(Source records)
= = = =

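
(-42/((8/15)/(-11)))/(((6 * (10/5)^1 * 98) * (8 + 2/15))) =2475/27328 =0.09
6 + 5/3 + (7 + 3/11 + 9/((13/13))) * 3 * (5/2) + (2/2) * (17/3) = 8935/66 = 135.38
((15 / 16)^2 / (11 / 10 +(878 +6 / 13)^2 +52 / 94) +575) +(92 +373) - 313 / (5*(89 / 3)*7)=25410104891231076929 / 24439877050879360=1039.70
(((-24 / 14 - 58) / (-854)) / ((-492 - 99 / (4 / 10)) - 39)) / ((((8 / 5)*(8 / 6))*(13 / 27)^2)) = -253935 / 1398230288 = -0.00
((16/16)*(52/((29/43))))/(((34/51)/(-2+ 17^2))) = 962598/29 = 33193.03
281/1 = 281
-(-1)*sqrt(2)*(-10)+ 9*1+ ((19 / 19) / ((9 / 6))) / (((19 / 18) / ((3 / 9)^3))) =1543 / 171-10*sqrt(2) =-5.12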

= = = =

■ **Problem statement**: Output each entry once again, exactly as shown above.

■ **Exercise response**:
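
(-42/((8/15)/(-11)))/(((6 * (10/5)^1 * 98) * (8 + 2/15))) =2475/27328 =0.09
6 + 5/3 + (7 + 3/11 + 9/((13/13))) * 3 * (5/2) + (2/2) * (17/3) = 8935/66 = 135.38
((15 / 16)^2 / (11 / 10 +(878 +6 / 13)^2 +52 / 94) +575) +(92 +373) - 313 / (5*(89 / 3)*7)=25410104891231076929 / 24439877050879360=1039.70
(((-24 / 14 - 58) / (-854)) / ((-492 - 99 / (4 / 10)) - 39)) / ((((8 / 5)*(8 / 6))*(13 / 27)^2)) = -253935 / 1398230288 = -0.00
((16/16)*(52/((29/43))))/(((34/51)/(-2+ 17^2))) = 962598/29 = 33193.03
281/1 = 281
-(-1)*sqrt(2)*(-10)+ 9*1+ ((19 / 19) / ((9 / 6))) / (((19 / 18) / ((3 / 9)^3))) =1543 / 171-10*sqrt(2) =-5.12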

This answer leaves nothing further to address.